(THE INPUT)

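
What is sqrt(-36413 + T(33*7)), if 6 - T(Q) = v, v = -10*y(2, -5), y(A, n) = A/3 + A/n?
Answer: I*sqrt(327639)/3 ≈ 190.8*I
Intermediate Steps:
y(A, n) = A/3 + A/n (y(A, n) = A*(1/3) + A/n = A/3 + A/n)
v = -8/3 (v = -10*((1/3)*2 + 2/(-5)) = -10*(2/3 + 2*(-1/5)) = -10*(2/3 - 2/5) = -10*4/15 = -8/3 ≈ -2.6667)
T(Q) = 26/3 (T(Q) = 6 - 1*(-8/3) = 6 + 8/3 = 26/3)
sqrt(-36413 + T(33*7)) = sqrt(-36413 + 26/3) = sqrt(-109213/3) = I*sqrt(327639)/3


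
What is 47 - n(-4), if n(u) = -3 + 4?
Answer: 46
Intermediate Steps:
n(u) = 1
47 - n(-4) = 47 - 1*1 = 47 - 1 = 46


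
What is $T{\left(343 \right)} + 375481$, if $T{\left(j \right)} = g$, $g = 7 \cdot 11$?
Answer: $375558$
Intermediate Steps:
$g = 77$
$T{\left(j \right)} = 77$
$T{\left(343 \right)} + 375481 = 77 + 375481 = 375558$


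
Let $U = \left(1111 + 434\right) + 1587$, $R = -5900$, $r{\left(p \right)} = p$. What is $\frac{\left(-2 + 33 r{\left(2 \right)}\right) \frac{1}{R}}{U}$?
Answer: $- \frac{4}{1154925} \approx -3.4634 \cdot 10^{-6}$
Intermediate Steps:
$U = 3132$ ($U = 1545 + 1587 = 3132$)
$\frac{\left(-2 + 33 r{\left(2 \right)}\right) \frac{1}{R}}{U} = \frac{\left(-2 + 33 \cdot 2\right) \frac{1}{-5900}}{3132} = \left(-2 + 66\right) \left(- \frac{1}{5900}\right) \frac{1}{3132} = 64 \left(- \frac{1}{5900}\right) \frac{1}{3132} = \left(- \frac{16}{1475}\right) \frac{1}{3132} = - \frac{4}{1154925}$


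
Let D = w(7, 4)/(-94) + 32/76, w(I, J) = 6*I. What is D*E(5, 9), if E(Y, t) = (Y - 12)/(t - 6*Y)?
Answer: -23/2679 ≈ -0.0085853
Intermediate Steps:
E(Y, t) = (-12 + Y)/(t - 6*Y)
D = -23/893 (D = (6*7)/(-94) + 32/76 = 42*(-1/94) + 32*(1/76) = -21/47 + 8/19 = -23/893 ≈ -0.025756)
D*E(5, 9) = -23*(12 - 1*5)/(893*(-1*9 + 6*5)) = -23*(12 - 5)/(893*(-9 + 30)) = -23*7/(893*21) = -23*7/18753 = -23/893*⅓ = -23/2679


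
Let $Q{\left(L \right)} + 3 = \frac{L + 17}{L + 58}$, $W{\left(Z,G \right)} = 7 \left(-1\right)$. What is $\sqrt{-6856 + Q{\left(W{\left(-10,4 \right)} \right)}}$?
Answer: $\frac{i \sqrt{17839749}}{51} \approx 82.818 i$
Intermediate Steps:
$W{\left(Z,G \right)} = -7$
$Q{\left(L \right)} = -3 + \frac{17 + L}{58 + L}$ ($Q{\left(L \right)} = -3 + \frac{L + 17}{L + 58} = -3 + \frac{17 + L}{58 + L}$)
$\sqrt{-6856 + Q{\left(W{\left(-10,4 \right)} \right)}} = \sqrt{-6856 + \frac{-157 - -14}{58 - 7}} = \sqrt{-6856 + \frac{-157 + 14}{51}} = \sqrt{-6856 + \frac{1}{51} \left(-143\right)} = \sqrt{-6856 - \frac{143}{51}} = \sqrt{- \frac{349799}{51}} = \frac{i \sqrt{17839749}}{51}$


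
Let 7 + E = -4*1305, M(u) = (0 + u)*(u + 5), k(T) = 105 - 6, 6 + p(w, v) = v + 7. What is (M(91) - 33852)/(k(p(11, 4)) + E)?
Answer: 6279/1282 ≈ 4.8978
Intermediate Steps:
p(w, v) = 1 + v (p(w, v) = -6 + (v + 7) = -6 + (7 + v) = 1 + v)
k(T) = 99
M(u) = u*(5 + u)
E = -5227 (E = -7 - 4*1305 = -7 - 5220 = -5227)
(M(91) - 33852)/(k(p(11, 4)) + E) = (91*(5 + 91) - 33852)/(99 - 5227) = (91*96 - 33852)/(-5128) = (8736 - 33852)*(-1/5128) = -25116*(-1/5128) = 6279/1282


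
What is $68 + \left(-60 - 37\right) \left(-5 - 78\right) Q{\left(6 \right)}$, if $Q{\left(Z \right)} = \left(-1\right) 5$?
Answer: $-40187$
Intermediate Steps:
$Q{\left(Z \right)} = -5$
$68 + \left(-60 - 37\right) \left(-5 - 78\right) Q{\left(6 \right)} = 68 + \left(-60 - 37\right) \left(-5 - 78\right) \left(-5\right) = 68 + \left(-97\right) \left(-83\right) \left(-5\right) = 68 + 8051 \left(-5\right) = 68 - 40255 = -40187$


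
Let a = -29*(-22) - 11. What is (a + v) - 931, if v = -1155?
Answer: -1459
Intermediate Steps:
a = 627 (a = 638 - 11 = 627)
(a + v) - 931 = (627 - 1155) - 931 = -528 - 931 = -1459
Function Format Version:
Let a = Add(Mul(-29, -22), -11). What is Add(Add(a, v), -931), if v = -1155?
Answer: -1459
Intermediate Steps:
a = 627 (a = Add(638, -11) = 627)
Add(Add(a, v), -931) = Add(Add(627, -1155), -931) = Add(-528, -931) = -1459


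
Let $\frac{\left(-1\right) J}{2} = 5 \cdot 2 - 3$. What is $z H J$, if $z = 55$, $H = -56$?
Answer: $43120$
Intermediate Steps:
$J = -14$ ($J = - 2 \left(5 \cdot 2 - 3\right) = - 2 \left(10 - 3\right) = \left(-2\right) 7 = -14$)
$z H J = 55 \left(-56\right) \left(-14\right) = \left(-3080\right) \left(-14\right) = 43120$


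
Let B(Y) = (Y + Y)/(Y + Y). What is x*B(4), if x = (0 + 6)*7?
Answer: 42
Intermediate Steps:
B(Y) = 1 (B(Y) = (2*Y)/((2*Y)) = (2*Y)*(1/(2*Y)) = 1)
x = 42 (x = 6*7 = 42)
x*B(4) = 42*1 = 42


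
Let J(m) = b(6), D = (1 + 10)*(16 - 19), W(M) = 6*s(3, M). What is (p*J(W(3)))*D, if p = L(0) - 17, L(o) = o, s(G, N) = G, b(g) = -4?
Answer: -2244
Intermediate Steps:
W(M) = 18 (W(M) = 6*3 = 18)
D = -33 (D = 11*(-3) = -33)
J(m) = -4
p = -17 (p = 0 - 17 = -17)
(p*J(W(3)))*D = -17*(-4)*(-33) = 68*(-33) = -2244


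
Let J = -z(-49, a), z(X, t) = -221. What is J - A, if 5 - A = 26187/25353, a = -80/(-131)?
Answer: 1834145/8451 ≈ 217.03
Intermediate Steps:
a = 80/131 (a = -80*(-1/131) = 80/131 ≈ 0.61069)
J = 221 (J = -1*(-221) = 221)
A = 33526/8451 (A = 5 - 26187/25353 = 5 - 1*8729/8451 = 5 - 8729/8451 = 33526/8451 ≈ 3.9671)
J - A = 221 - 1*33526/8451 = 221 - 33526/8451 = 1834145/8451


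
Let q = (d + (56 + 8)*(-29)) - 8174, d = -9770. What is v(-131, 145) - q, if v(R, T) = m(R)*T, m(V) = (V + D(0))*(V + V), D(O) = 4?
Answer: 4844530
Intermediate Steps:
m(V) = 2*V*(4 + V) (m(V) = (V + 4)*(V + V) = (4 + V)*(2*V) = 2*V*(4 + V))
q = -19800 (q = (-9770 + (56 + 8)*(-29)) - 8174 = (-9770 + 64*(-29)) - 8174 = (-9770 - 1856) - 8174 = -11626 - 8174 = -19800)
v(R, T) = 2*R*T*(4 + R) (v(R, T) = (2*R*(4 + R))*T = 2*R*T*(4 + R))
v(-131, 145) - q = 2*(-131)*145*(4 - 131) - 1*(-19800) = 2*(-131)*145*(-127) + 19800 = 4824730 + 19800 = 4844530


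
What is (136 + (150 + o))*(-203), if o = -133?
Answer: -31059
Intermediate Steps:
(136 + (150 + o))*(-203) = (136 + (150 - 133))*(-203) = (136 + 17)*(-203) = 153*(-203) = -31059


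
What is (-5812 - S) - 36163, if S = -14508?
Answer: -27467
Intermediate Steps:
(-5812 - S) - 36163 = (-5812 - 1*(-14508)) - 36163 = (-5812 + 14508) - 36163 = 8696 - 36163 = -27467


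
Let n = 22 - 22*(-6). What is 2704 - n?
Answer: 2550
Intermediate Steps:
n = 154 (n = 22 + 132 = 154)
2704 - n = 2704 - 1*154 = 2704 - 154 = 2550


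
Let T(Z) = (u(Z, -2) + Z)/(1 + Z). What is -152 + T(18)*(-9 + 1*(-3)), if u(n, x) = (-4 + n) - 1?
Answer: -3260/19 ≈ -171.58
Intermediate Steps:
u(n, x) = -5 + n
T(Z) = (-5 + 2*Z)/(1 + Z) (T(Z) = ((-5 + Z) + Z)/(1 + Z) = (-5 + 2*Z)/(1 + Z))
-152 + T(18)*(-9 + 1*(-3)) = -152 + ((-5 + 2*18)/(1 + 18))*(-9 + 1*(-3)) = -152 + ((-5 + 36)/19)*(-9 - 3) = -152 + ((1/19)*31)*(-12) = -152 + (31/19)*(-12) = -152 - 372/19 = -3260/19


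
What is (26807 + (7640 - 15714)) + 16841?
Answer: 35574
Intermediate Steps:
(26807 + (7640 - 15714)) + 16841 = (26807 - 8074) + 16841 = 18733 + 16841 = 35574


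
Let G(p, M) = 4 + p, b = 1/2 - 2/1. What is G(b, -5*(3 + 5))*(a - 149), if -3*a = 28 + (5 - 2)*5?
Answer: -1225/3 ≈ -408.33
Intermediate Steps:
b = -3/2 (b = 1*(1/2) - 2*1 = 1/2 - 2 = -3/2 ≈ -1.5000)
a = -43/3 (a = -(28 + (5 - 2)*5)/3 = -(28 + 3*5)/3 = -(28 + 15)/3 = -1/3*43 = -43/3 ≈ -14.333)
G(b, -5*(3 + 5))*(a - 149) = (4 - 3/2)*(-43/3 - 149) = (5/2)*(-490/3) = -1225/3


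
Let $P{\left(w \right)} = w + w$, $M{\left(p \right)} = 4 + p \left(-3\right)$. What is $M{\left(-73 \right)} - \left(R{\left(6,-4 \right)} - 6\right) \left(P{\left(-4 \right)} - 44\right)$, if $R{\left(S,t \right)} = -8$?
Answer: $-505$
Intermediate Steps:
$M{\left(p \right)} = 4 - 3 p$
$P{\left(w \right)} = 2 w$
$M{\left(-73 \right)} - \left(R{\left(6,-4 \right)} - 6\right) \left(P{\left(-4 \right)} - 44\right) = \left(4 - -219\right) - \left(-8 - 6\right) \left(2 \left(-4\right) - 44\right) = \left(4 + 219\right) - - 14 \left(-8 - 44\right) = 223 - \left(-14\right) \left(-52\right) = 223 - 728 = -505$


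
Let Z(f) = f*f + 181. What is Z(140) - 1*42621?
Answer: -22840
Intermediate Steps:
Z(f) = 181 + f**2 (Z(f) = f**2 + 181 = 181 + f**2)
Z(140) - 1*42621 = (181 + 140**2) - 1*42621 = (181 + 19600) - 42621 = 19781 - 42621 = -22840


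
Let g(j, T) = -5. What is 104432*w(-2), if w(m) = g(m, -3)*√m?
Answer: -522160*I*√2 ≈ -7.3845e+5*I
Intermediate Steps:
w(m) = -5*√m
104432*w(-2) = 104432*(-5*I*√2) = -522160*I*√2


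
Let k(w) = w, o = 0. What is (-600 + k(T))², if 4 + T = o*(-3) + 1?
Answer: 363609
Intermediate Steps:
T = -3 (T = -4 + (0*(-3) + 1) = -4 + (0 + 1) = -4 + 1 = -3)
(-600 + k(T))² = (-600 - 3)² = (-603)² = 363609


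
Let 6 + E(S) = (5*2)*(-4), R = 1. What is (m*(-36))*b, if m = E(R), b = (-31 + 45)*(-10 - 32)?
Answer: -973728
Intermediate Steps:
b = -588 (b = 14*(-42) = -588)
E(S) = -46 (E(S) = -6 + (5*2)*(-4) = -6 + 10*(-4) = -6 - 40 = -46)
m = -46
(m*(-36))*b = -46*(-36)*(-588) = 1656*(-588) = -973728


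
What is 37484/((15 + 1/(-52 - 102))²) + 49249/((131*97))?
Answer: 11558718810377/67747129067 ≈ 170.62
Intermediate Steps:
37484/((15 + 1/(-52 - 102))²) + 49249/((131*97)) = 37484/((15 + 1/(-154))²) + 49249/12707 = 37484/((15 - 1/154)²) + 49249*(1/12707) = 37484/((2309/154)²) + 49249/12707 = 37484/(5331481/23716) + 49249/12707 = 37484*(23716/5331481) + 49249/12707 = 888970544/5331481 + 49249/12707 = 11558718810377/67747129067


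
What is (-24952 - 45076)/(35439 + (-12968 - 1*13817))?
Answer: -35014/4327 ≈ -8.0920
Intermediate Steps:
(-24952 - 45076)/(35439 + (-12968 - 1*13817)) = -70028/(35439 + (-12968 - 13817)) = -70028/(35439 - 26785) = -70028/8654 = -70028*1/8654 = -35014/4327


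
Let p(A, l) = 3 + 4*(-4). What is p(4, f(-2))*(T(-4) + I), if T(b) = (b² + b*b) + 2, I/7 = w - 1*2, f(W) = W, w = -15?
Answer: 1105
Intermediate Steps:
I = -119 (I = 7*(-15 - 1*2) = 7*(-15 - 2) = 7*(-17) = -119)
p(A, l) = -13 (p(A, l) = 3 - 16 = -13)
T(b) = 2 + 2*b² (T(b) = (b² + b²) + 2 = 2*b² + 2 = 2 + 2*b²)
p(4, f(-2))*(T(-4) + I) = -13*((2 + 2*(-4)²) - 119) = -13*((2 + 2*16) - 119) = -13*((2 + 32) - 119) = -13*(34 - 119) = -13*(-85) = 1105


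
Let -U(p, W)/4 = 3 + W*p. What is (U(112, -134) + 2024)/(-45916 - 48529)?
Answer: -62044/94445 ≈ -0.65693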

(End THE INPUT)

*WORK REQUIRED:* From the records above, give again exactly the lines running from the line with "Let T(Z) = (u(Z, -2)" to the line with "Answer: $-505$", inclusive.

*OUTPUT OF THE TASK:*
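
Let T(Z) = (u(Z, -2) + Z)/(1 + Z). What is -152 + T(18)*(-9 + 1*(-3)), if u(n, x) = (-4 + n) - 1?
Answer: -3260/19 ≈ -171.58
Intermediate Steps:
u(n, x) = -5 + n
T(Z) = (-5 + 2*Z)/(1 + Z) (T(Z) = ((-5 + Z) + Z)/(1 + Z) = (-5 + 2*Z)/(1 + Z))
-152 + T(18)*(-9 + 1*(-3)) = -152 + ((-5 + 2*18)/(1 + 18))*(-9 + 1*(-3)) = -152 + ((-5 + 36)/19)*(-9 - 3) = -152 + ((1/19)*31)*(-12) = -152 + (31/19)*(-12) = -152 - 372/19 = -3260/19


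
What is (26807 + (7640 - 15714)) + 16841?
Answer: 35574
Intermediate Steps:
(26807 + (7640 - 15714)) + 16841 = (26807 - 8074) + 16841 = 18733 + 16841 = 35574


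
Let G(p, M) = 4 + p, b = 1/2 - 2/1. What is G(b, -5*(3 + 5))*(a - 149), if -3*a = 28 + (5 - 2)*5?
Answer: -1225/3 ≈ -408.33
Intermediate Steps:
b = -3/2 (b = 1*(1/2) - 2*1 = 1/2 - 2 = -3/2 ≈ -1.5000)
a = -43/3 (a = -(28 + (5 - 2)*5)/3 = -(28 + 3*5)/3 = -(28 + 15)/3 = -1/3*43 = -43/3 ≈ -14.333)
G(b, -5*(3 + 5))*(a - 149) = (4 - 3/2)*(-43/3 - 149) = (5/2)*(-490/3) = -1225/3


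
Let $P{\left(w \right)} = w + w$, $M{\left(p \right)} = 4 + p \left(-3\right)$. What is $M{\left(-73 \right)} - \left(R{\left(6,-4 \right)} - 6\right) \left(P{\left(-4 \right)} - 44\right)$, if $R{\left(S,t \right)} = -8$?
Answer: $-505$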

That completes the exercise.